The problem: Each record must be reproduced exactly as it is shown.

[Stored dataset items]
+++++

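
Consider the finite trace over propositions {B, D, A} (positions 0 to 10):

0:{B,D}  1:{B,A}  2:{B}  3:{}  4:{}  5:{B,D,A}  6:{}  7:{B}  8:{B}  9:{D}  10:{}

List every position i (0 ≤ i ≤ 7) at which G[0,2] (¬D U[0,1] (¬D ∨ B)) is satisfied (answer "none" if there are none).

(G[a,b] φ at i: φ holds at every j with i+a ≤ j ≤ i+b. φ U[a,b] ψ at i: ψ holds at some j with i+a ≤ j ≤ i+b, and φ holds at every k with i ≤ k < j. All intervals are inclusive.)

Evaluate at each i in [0,7]:
  i=0: ✓ (all of [0,2])
  i=1: ✓ (all of [1,3])
  i=2: ✓ (all of [2,4])
  i=3: ✓ (all of [3,5])
  i=4: ✓ (all of [4,6])
  i=5: ✓ (all of [5,7])
  i=6: ✓ (all of [6,8])
  i=7: ✗ (fails at j=9)

0, 1, 2, 3, 4, 5, 6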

+++++

Response to the exercise:
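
Consider the finite trace over propositions {B, D, A} (positions 0 to 10):

0:{B,D}  1:{B,A}  2:{B}  3:{}  4:{}  5:{B,D,A}  6:{}  7:{B}  8:{B}  9:{D}  10:{}

List every position i (0 ≤ i ≤ 7) at which G[0,2] (¬D U[0,1] (¬D ∨ B)) is satisfied (answer "none" if there are none).

(G[a,b] φ at i: φ holds at every j with i+a ≤ j ≤ i+b. φ U[a,b] ψ at i: ψ holds at some j with i+a ≤ j ≤ i+b, and φ holds at every k with i ≤ k < j. All intervals are inclusive.)

Evaluate at each i in [0,7]:
  i=0: ✓ (all of [0,2])
  i=1: ✓ (all of [1,3])
  i=2: ✓ (all of [2,4])
  i=3: ✓ (all of [3,5])
  i=4: ✓ (all of [4,6])
  i=5: ✓ (all of [5,7])
  i=6: ✓ (all of [6,8])
  i=7: ✗ (fails at j=9)

0, 1, 2, 3, 4, 5, 6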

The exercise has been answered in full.